= Exercise =
In the entries below, count each line where "What" appears. Give the total and nothing more.
BEGIN Extracted records
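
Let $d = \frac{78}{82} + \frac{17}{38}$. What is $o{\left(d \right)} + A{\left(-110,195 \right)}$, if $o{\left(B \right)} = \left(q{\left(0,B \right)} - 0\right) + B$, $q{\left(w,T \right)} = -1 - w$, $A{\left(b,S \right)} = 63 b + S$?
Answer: $- \frac{10492509}{1558} \approx -6734.6$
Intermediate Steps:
$A{\left(b,S \right)} = S + 63 b$
$d = \frac{2179}{1558}$ ($d = 78 \cdot \frac{1}{82} + 17 \cdot \frac{1}{38} = \frac{39}{41} + \frac{17}{38} = \frac{2179}{1558} \approx 1.3986$)
$o{\left(B \right)} = -1 + B$ ($o{\left(B \right)} = \left(\left(-1 - 0\right) - 0\right) + B = \left(\left(-1 + 0\right) + 0\right) + B = \left(-1 + 0\right) + B = -1 + B$)
$o{\left(d \right)} + A{\left(-110,195 \right)} = \left(-1 + \frac{2179}{1558}\right) + \left(195 + 63 \left(-110\right)\right) = \frac{621}{1558} + \left(195 - 6930\right) = \frac{621}{1558} - 6735 = - \frac{10492509}{1558}$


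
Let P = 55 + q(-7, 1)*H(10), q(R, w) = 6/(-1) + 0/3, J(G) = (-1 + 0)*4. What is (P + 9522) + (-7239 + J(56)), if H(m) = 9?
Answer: 2280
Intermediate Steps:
J(G) = -4 (J(G) = -1*4 = -4)
q(R, w) = -6 (q(R, w) = 6*(-1) + 0*(⅓) = -6 + 0 = -6)
P = 1 (P = 55 - 6*9 = 55 - 54 = 1)
(P + 9522) + (-7239 + J(56)) = (1 + 9522) + (-7239 - 4) = 9523 - 7243 = 2280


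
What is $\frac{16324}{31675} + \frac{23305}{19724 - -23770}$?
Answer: $\frac{206883133}{196810350} \approx 1.0512$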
END Extracted records
= Response to this exercise =
3